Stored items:

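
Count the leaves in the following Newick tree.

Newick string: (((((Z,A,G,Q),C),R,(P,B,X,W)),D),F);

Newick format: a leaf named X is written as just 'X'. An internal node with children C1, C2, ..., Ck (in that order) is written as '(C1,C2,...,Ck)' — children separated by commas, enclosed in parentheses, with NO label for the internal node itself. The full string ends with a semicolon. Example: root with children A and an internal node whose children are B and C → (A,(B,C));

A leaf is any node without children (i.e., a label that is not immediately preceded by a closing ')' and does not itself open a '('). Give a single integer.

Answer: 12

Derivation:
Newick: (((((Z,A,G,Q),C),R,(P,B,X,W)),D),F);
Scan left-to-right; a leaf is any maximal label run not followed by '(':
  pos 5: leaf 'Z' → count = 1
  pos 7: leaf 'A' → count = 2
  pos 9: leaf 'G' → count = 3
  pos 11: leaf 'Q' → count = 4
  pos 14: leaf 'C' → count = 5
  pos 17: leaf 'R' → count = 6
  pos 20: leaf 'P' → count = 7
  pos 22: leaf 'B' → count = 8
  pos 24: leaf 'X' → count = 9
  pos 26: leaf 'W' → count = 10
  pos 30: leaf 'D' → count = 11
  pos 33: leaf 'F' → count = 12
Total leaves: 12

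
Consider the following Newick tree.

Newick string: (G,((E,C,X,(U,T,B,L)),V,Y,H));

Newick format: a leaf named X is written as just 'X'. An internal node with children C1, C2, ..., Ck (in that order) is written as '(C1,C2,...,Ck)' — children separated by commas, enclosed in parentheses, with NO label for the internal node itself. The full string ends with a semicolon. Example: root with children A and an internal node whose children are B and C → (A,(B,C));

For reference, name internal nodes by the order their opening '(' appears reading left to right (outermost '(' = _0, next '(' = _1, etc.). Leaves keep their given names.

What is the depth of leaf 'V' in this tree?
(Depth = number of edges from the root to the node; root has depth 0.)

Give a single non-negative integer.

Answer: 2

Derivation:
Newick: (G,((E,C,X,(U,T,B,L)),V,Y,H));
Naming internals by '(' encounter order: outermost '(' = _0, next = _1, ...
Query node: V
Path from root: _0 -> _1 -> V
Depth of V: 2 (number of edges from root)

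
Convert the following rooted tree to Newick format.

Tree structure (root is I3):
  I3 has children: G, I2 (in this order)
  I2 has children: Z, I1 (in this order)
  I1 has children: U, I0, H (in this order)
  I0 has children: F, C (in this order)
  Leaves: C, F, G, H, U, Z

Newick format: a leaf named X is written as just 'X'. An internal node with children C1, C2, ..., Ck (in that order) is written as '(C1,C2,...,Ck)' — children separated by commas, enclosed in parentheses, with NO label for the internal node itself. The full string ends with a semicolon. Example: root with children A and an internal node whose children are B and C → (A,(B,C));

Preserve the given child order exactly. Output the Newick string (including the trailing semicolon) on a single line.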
--
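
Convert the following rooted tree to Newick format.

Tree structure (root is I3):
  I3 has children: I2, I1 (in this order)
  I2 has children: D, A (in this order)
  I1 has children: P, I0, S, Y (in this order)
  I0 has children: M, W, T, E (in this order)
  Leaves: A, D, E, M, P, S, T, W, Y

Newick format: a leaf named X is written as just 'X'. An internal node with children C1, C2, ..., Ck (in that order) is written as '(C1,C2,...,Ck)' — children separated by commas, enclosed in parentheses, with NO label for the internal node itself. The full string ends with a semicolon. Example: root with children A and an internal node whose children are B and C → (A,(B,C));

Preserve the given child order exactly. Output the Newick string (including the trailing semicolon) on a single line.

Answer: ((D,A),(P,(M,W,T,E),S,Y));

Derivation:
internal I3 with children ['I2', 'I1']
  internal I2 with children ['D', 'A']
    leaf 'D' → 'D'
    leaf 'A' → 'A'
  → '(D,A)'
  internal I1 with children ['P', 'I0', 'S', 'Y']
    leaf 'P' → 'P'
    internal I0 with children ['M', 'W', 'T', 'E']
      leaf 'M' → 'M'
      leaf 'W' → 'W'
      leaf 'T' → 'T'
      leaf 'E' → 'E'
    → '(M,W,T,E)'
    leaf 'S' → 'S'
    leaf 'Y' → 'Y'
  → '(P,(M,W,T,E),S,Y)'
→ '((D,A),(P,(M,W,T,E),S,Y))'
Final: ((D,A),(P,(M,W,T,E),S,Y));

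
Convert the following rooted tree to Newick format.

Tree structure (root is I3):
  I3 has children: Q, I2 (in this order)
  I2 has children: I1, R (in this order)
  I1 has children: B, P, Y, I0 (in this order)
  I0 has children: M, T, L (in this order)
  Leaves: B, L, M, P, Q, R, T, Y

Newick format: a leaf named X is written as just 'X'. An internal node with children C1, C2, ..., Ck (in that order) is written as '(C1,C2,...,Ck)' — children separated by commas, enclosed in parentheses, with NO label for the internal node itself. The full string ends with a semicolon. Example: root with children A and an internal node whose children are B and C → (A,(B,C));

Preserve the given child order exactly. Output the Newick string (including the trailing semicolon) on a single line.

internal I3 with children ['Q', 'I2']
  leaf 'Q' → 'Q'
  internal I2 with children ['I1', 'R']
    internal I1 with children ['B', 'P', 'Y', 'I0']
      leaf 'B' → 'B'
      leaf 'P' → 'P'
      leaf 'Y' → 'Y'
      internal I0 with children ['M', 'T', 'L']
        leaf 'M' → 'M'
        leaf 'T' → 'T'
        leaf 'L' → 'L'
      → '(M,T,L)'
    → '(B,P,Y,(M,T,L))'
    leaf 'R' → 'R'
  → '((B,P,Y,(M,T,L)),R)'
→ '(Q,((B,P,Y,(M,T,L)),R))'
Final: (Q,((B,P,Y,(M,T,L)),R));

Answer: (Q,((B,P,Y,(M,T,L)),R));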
---
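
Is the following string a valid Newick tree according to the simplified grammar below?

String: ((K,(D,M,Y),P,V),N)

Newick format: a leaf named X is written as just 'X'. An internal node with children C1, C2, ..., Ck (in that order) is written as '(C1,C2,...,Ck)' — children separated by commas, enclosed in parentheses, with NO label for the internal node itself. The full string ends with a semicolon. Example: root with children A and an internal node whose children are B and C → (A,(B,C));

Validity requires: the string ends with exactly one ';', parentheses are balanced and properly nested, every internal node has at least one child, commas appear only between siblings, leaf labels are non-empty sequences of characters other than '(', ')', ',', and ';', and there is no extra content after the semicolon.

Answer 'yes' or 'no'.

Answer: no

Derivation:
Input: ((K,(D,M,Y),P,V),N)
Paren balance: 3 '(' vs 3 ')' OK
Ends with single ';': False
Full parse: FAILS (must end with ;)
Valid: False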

• **About this task**
Could you write out, exactly as they stand, only the lines above that begin at the line with "Count the leaves" and stop after the line with "Newick string: (((((Z,A,G,Q),C),R,(P,B,X,W)),D),F);"?

• **Task solution**
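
Count the leaves in the following Newick tree.

Newick string: (((((Z,A,G,Q),C),R,(P,B,X,W)),D),F);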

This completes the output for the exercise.